Dataset entries
+---+

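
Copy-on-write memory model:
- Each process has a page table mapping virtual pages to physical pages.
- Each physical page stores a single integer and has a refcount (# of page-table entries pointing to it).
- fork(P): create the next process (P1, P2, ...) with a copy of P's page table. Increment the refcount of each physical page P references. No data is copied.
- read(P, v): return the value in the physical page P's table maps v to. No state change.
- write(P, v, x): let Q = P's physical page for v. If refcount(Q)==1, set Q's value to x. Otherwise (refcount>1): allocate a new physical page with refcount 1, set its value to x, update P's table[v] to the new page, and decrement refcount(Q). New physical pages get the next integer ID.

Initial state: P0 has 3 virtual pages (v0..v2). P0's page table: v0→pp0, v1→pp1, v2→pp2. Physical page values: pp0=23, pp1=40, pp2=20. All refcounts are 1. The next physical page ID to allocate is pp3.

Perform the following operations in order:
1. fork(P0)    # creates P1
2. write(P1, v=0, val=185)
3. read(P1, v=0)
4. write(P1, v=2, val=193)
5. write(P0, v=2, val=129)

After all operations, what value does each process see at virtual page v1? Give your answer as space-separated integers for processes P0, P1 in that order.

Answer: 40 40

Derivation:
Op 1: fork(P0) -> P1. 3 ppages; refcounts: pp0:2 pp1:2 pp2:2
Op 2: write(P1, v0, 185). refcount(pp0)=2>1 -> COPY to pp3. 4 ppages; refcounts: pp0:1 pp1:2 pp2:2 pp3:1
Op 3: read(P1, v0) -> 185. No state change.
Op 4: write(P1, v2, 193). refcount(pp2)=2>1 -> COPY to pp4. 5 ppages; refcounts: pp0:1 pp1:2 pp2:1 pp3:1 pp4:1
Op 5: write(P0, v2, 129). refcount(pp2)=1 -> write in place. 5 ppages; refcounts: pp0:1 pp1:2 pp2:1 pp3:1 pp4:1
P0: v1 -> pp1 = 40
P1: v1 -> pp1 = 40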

+---+

YOUR GOAL -
Report every line of the entries that carries the word "physical".

YOUR RESPONSE -
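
- Each process has a page table mapping virtual pages to physical pages.
- Each physical page stores a single integer and has a refcount (# of page-table entries pointing to it).
- fork(P): create the next process (P1, P2, ...) with a copy of P's page table. Increment the refcount of each physical page P references. No data is copied.
- read(P, v): return the value in the physical page P's table maps v to. No state change.
- write(P, v, x): let Q = P's physical page for v. If refcount(Q)==1, set Q's value to x. Otherwise (refcount>1): allocate a new physical page with refcount 1, set its value to x, update P's table[v] to the new page, and decrement refcount(Q). New physical pages get the next integer ID.
Initial state: P0 has 3 virtual pages (v0..v2). P0's page table: v0→pp0, v1→pp1, v2→pp2. Physical page values: pp0=23, pp1=40, pp2=20. All refcounts are 1. The next physical page ID to allocate is pp3.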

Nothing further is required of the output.